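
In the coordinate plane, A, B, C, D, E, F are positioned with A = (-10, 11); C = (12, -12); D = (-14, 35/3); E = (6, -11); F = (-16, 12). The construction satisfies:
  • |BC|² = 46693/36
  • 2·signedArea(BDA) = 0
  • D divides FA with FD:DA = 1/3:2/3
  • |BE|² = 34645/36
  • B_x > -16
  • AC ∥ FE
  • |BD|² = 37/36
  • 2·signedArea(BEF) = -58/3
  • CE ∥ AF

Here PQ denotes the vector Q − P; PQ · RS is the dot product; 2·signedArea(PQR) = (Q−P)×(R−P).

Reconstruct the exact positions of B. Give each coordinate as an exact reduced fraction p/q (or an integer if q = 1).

1. B_x = -15  [2·signedArea(BDA) = 0 ∩ 2·signedArea(BEF) = -58/3]
2. B_y = 71/6  [2·signedArea(BDA) = 0 ∩ 2·signedArea(BEF) = -58/3]
   → B = (-15, 71/6)

B = (-15, 71/6)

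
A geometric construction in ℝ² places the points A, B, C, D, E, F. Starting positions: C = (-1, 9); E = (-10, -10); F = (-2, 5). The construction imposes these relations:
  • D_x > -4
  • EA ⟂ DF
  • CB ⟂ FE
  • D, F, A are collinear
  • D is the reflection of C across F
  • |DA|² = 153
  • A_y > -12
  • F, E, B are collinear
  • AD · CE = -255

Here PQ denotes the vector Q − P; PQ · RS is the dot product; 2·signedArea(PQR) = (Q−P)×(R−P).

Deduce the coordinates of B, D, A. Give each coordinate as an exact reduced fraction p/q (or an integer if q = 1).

1. B_x = -2/17  [F, E, B are collinear ∩ CB ⟂ FE]
2. B_y = 145/17  [F, E, B are collinear ∩ CB ⟂ FE]
   → B = (-2/17, 145/17)
3. D_x = -3  [D is the reflection of C across F]
4. D_y = 1  [D is the reflection of C across F]
   → D = (-3, 1)
5. A_x = -6  [D, F, A are collinear ∩ EA ⟂ DF]
6. A_y = -11  [D, F, A are collinear ∩ EA ⟂ DF]
   → A = (-6, -11)

A = (-6, -11)
B = (-2/17, 145/17)
D = (-3, 1)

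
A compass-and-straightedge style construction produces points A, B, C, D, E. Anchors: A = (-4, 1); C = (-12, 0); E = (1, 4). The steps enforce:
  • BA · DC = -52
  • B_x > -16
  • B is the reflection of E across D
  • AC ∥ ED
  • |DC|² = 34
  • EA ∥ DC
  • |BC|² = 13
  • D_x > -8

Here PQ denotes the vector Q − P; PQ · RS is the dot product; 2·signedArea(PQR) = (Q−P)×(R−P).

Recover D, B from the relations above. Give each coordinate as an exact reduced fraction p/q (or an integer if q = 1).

B = (-15, 2)
D = (-7, 3)

1. D_x = -7  [EA ∥ DC ∩ AC ∥ ED]
2. D_y = 3  [EA ∥ DC ∩ AC ∥ ED]
   → D = (-7, 3)
3. B_x = -15  [B is the reflection of E across D]
4. B_y = 2  [B is the reflection of E across D]
   → B = (-15, 2)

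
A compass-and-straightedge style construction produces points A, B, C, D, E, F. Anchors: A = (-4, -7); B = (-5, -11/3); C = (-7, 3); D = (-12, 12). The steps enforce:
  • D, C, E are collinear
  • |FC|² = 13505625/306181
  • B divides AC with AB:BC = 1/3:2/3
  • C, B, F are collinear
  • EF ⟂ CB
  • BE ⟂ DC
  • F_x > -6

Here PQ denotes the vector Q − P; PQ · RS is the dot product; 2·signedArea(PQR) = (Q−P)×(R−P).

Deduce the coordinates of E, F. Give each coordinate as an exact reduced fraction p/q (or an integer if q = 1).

E = (-196/53, -156/53)
F = (-29414/5777, -19419/5777)

1. E_x = -196/53  [D, C, E are collinear ∩ BE ⟂ DC]
2. E_y = -156/53  [D, C, E are collinear ∩ BE ⟂ DC]
   → E = (-196/53, -156/53)
3. F_x = -29414/5777  [C, B, F are collinear ∩ EF ⟂ CB]
4. F_y = -19419/5777  [C, B, F are collinear ∩ EF ⟂ CB]
   → F = (-29414/5777, -19419/5777)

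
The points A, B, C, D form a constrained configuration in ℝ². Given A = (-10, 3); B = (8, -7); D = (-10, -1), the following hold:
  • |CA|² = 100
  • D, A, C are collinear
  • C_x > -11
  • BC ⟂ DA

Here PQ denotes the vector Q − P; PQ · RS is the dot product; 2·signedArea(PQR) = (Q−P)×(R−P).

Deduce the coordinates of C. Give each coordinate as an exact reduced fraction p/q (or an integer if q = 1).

C = (-10, -7)

1. C_x = -10  [D, A, C are collinear ∩ BC ⟂ DA]
2. C_y = -7  [D, A, C are collinear ∩ BC ⟂ DA]
   → C = (-10, -7)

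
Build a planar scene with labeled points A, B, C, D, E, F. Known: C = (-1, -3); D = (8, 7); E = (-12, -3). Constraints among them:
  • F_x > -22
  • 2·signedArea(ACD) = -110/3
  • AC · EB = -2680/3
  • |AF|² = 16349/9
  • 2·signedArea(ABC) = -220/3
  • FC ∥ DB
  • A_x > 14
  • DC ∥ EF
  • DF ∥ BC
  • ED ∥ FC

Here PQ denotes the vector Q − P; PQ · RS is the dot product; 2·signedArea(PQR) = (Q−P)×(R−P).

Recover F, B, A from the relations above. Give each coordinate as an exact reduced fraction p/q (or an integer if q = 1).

A = (44/3, 31/3)
B = (28, 17)
F = (-21, -13)

1. F_x = -21  [ED ∥ FC ∩ DC ∥ EF]
2. F_y = -13  [ED ∥ FC ∩ DC ∥ EF]
   → F = (-21, -13)
3. B_x = 28  [DF ∥ BC ∩ FC ∥ DB]
4. B_y = 17  [DF ∥ BC ∩ FC ∥ DB]
   → B = (28, 17)
5. A_x = 44/3  [2·signedArea(ACD) = -110/3 ∩ AC · EB = -2680/3]
6. A_y = 31/3  [2·signedArea(ACD) = -110/3 ∩ AC · EB = -2680/3]
   → A = (44/3, 31/3)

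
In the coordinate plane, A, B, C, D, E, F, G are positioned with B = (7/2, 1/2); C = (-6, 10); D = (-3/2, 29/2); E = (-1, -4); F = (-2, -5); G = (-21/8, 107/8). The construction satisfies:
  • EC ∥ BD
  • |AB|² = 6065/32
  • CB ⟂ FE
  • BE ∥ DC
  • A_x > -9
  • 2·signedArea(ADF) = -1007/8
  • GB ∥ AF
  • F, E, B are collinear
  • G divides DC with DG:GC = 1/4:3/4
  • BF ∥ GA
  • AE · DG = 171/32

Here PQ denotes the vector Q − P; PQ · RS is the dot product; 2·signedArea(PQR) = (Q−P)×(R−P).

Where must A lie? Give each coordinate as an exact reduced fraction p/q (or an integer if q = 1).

A = (-65/8, 63/8)

1. A_x = -65/8  [GB ∥ AF ∩ BF ∥ GA]
2. A_y = 63/8  [GB ∥ AF ∩ BF ∥ GA]
   → A = (-65/8, 63/8)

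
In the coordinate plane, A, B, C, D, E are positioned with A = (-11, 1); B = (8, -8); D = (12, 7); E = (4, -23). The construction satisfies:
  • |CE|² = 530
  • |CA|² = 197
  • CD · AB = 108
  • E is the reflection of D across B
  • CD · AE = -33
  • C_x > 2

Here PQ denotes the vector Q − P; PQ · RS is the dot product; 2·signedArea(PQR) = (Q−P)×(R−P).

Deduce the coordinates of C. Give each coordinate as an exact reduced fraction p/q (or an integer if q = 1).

C = (3, 0)

1. C_x = 3  [CD · AB = 108 ∩ CD · AE = -33]
2. C_y = 0  [CD · AB = 108 ∩ CD · AE = -33]
   → C = (3, 0)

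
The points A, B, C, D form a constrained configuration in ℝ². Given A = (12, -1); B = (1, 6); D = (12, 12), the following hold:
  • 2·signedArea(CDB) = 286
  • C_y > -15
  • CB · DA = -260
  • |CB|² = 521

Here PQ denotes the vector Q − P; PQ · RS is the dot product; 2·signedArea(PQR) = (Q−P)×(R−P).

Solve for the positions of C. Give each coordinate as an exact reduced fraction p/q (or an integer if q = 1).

1. C_x = 12  [2·signedArea(CDB) = 286 ∩ CB · DA = -260]
2. C_y = -14  [2·signedArea(CDB) = 286 ∩ CB · DA = -260]
   → C = (12, -14)

C = (12, -14)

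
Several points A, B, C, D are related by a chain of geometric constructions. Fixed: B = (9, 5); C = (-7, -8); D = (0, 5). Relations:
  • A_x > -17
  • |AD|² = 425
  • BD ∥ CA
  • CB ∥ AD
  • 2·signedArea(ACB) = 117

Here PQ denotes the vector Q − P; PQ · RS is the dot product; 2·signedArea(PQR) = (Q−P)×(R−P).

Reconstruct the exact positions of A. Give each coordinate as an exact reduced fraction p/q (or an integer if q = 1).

1. A_x = -16  [CB ∥ AD ∩ BD ∥ CA]
2. A_y = -8  [CB ∥ AD ∩ BD ∥ CA]
   → A = (-16, -8)

A = (-16, -8)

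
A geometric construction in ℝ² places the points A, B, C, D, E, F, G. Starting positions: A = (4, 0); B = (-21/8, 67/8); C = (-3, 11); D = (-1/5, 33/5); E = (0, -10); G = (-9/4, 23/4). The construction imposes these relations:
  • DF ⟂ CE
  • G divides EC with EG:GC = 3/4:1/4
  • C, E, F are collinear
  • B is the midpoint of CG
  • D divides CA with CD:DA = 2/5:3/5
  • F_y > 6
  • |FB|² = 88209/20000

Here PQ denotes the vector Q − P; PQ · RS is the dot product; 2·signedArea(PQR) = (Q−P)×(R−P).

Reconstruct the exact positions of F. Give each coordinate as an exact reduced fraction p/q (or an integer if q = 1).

F = (-291/125, 787/125)

1. F_x = -291/125  [C, E, F are collinear ∩ DF ⟂ CE]
2. F_y = 787/125  [C, E, F are collinear ∩ DF ⟂ CE]
   → F = (-291/125, 787/125)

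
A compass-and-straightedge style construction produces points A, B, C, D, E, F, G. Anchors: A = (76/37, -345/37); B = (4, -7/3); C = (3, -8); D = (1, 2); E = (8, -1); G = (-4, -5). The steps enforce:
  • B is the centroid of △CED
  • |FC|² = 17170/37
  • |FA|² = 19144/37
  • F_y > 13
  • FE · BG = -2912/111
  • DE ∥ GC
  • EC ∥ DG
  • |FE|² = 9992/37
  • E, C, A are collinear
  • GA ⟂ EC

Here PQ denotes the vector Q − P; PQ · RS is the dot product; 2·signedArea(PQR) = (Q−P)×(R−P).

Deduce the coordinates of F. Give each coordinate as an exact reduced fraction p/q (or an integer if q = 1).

1. F_x = -2/37  [line 8·x + 8/3·y + -3896/111 = 0 ∩ |FE|² = 9992/37]
2. F_y = 493/37  [line 8·x + 8/3·y + -3896/111 = 0 ∩ |FE|² = 9992/37]
   → F = (-2/37, 493/37)

F = (-2/37, 493/37)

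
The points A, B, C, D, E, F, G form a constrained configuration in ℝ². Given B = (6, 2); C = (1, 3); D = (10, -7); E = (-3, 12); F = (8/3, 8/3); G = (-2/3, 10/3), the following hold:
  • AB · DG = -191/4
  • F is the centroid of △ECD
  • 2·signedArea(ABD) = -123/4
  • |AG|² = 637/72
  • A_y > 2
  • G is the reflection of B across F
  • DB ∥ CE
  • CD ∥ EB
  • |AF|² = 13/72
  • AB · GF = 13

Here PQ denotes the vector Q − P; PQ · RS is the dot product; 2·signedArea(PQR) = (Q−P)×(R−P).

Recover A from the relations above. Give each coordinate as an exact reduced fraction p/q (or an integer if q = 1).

1. A_x = 9/4  [2·signedArea(ABD) = -123/4 ∩ AB · DG = -191/4]
2. A_y = 11/4  [2·signedArea(ABD) = -123/4 ∩ AB · DG = -191/4]
   → A = (9/4, 11/4)

A = (9/4, 11/4)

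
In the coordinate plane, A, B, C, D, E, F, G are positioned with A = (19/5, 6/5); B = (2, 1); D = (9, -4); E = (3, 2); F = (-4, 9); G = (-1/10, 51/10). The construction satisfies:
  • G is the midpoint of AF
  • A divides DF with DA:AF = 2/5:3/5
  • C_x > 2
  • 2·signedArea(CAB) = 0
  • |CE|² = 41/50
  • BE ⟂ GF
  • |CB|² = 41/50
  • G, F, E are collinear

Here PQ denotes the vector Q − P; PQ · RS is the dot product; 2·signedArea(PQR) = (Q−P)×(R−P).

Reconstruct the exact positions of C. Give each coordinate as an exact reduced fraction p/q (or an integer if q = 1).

C = (29/10, 11/10)

1. C_x = 29/10  [line 1/5·x + -9/5·y + 7/5 = 0 ∩ |CB|² = 41/50]
2. C_y = 11/10  [line 1/5·x + -9/5·y + 7/5 = 0 ∩ |CB|² = 41/50]
   → C = (29/10, 11/10)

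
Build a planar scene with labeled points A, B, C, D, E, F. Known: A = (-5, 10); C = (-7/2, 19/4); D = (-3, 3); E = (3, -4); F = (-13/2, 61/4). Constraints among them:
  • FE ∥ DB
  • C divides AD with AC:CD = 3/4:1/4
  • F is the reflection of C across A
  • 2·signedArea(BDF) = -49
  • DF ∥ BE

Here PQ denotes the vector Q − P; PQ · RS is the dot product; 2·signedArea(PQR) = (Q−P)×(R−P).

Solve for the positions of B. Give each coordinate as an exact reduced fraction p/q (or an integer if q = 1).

B = (13/2, -65/4)

1. B_x = 13/2  [DF ∥ BE ∩ FE ∥ DB]
2. B_y = -65/4  [DF ∥ BE ∩ FE ∥ DB]
   → B = (13/2, -65/4)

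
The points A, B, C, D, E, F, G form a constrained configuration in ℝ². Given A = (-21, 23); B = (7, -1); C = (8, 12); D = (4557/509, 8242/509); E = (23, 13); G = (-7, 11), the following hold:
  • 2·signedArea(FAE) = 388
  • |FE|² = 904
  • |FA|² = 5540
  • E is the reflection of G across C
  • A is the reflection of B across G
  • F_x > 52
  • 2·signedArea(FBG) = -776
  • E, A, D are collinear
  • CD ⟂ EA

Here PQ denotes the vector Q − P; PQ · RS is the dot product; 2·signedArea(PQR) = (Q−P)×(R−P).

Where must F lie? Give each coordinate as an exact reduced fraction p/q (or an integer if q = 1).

1. F_x = 53  [2·signedArea(FBG) = -776 ∩ 2·signedArea(FAE) = 388]
2. F_y = 15  [2·signedArea(FBG) = -776 ∩ 2·signedArea(FAE) = 388]
   → F = (53, 15)

F = (53, 15)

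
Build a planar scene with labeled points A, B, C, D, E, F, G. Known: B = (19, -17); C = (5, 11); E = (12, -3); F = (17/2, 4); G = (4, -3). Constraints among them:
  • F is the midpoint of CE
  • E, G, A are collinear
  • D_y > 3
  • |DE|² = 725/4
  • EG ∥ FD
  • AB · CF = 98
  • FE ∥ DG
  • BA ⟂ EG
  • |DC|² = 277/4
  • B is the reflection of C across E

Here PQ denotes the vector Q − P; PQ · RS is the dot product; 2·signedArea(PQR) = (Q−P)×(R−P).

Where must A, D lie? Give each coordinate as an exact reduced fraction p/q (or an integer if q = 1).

A = (19, -3)
D = (1/2, 4)

1. A_x = 19  [E, G, A are collinear ∩ BA ⟂ EG]
2. A_y = -3  [E, G, A are collinear ∩ BA ⟂ EG]
   → A = (19, -3)
3. D_x = 1/2  [FE ∥ DG ∩ EG ∥ FD]
4. D_y = 4  [FE ∥ DG ∩ EG ∥ FD]
   → D = (1/2, 4)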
= = =
Lines containing the word "Starting" are to be pulled from the records and copied.

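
A geometric construction in ℝ² places the points A, B, C, D, E, F. Starting positions: C = (-1, 9); E = (-10, -10); F = (-2, 5). The construction imposes these relations:
A geometric construction in ℝ² places the points A, B, C, D, E, F, G. Starting positions: A = (4, 0); B = (-21/8, 67/8); C = (-3, 11); D = (-1/5, 33/5); E = (0, -10); G = (-9/4, 23/4). The construction imposes these relations: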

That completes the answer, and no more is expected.